** EXERCISE INPUT follows **

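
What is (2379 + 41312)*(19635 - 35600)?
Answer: -697526815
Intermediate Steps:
(2379 + 41312)*(19635 - 35600) = 43691*(-15965) = -697526815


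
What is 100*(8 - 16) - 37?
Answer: -837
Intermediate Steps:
100*(8 - 16) - 37 = 100*(-8) - 37 = -800 - 37 = -837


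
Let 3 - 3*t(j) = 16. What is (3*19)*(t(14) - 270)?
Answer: -15637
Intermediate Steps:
t(j) = -13/3 (t(j) = 1 - ⅓*16 = 1 - 16/3 = -13/3)
(3*19)*(t(14) - 270) = (3*19)*(-13/3 - 270) = 57*(-823/3) = -15637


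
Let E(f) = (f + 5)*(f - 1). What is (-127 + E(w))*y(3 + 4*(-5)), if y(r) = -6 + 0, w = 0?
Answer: 792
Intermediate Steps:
y(r) = -6
E(f) = (-1 + f)*(5 + f) (E(f) = (5 + f)*(-1 + f) = (-1 + f)*(5 + f))
(-127 + E(w))*y(3 + 4*(-5)) = (-127 + (-5 + 0² + 4*0))*(-6) = (-127 + (-5 + 0 + 0))*(-6) = (-127 - 5)*(-6) = -132*(-6) = 792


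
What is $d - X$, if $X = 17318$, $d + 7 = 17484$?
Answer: $159$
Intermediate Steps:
$d = 17477$ ($d = -7 + 17484 = 17477$)
$d - X = 17477 - 17318 = 159$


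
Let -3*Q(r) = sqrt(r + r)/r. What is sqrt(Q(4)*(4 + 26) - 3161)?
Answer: sqrt(-3161 - 5*sqrt(2)) ≈ 56.286*I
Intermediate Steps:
Q(r) = -sqrt(2)/(3*sqrt(r)) (Q(r) = -sqrt(r + r)/(3*r) = -sqrt(2*r)/(3*r) = -sqrt(2)*sqrt(r)/(3*r) = -sqrt(2)/(3*sqrt(r)))
sqrt(Q(4)*(4 + 26) - 3161) = sqrt((-sqrt(2)/(3*sqrt(4)))*(4 + 26) - 3161) = sqrt(-1/3*sqrt(2)*1/2*30 - 3161) = sqrt(-sqrt(2)/6*30 - 3161) = sqrt(-5*sqrt(2) - 3161) = sqrt(-3161 - 5*sqrt(2))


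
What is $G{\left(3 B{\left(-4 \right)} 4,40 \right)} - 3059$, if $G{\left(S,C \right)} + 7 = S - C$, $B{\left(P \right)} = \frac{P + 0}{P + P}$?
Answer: $-3100$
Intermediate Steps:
$B{\left(P \right)} = \frac{1}{2}$ ($B{\left(P \right)} = \frac{P}{2 P} = P \frac{1}{2 P} = \frac{1}{2}$)
$G{\left(S,C \right)} = -7 + S - C$ ($G{\left(S,C \right)} = -7 - \left(C - S\right) = -7 + S - C$)
$G{\left(3 B{\left(-4 \right)} 4,40 \right)} - 3059 = \left(-7 + 3 \cdot \frac{1}{2} \cdot 4 - 40\right) - 3059 = \left(-7 + \frac{3}{2} \cdot 4 - 40\right) - 3059 = \left(-7 + 6 - 40\right) - 3059 = -41 - 3059 = -3100$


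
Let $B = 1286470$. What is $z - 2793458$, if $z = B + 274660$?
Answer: $-1232328$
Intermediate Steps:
$z = 1561130$ ($z = 1286470 + 274660 = 1561130$)
$z - 2793458 = 1561130 - 2793458 = -1232328$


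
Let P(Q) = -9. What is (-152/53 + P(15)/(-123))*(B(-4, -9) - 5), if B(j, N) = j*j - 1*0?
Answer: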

** End of EXERCISE INPUT **

▸ **EXERCISE DESCRIPTION**:
Reproduce all data above, unchanged.

▸ **SOLUTION**:
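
What is (2379 + 41312)*(19635 - 35600)?
Answer: -697526815
Intermediate Steps:
(2379 + 41312)*(19635 - 35600) = 43691*(-15965) = -697526815


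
What is 100*(8 - 16) - 37?
Answer: -837
Intermediate Steps:
100*(8 - 16) - 37 = 100*(-8) - 37 = -800 - 37 = -837


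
Let 3 - 3*t(j) = 16. What is (3*19)*(t(14) - 270)?
Answer: -15637
Intermediate Steps:
t(j) = -13/3 (t(j) = 1 - ⅓*16 = 1 - 16/3 = -13/3)
(3*19)*(t(14) - 270) = (3*19)*(-13/3 - 270) = 57*(-823/3) = -15637


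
Let E(f) = (f + 5)*(f - 1). What is (-127 + E(w))*y(3 + 4*(-5)), if y(r) = -6 + 0, w = 0?
Answer: 792
Intermediate Steps:
y(r) = -6
E(f) = (-1 + f)*(5 + f) (E(f) = (5 + f)*(-1 + f) = (-1 + f)*(5 + f))
(-127 + E(w))*y(3 + 4*(-5)) = (-127 + (-5 + 0² + 4*0))*(-6) = (-127 + (-5 + 0 + 0))*(-6) = (-127 - 5)*(-6) = -132*(-6) = 792


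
What is $d - X$, if $X = 17318$, $d + 7 = 17484$?
Answer: $159$
Intermediate Steps:
$d = 17477$ ($d = -7 + 17484 = 17477$)
$d - X = 17477 - 17318 = 159$


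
Let -3*Q(r) = sqrt(r + r)/r. What is sqrt(Q(4)*(4 + 26) - 3161)?
Answer: sqrt(-3161 - 5*sqrt(2)) ≈ 56.286*I
Intermediate Steps:
Q(r) = -sqrt(2)/(3*sqrt(r)) (Q(r) = -sqrt(r + r)/(3*r) = -sqrt(2*r)/(3*r) = -sqrt(2)*sqrt(r)/(3*r) = -sqrt(2)/(3*sqrt(r)))
sqrt(Q(4)*(4 + 26) - 3161) = sqrt((-sqrt(2)/(3*sqrt(4)))*(4 + 26) - 3161) = sqrt(-1/3*sqrt(2)*1/2*30 - 3161) = sqrt(-sqrt(2)/6*30 - 3161) = sqrt(-5*sqrt(2) - 3161) = sqrt(-3161 - 5*sqrt(2))


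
What is $G{\left(3 B{\left(-4 \right)} 4,40 \right)} - 3059$, if $G{\left(S,C \right)} + 7 = S - C$, $B{\left(P \right)} = \frac{P + 0}{P + P}$?
Answer: $-3100$
Intermediate Steps:
$B{\left(P \right)} = \frac{1}{2}$ ($B{\left(P \right)} = \frac{P}{2 P} = P \frac{1}{2 P} = \frac{1}{2}$)
$G{\left(S,C \right)} = -7 + S - C$ ($G{\left(S,C \right)} = -7 - \left(C - S\right) = -7 + S - C$)
$G{\left(3 B{\left(-4 \right)} 4,40 \right)} - 3059 = \left(-7 + 3 \cdot \frac{1}{2} \cdot 4 - 40\right) - 3059 = \left(-7 + \frac{3}{2} \cdot 4 - 40\right) - 3059 = \left(-7 + 6 - 40\right) - 3059 = -41 - 3059 = -3100$


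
Let $B = 1286470$. What is $z - 2793458$, if $z = B + 274660$?
Answer: $-1232328$
Intermediate Steps:
$z = 1561130$ ($z = 1286470 + 274660 = 1561130$)
$z - 2793458 = 1561130 - 2793458 = -1232328$


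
Let P(Q) = -9. What is (-152/53 + P(15)/(-123))*(B(-4, -9) - 5), if B(j, N) = j*j - 1*0?
Answer: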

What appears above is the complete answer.